### Try it
Hunt through the lines below for the string "formula" and copy each one that has it.

### Listed records
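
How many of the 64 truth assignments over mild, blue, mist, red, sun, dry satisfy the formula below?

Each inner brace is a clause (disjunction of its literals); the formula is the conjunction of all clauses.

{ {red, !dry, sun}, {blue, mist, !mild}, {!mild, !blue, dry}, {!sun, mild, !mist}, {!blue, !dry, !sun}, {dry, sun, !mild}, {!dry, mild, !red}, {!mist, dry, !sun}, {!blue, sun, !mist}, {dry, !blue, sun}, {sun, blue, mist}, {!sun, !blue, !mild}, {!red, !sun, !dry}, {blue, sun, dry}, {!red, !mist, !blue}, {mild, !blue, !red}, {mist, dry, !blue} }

There are 2^6 = 64 truth assignments over (mild, blue, mist, red, sun, dry).
Split on blue. With blue = true, the clauses containing blue are satisfied and !blue drops from the rest; 1 of the 2^5 = 32 assignments to the other variables satisfy what remains.
With blue = false, by the same count on the reduced clause set, 5 assignments work.
(One model: mild=F, blue=F, mist=F, red=F, sun=T, dry=F.)
Total: 1 + 5 = 6.

6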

### Answer to this task
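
How many of the 64 truth assignments over mild, blue, mist, red, sun, dry satisfy the formula below?
Each inner brace is a clause (disjunction of its literals); the formula is the conjunction of all clauses.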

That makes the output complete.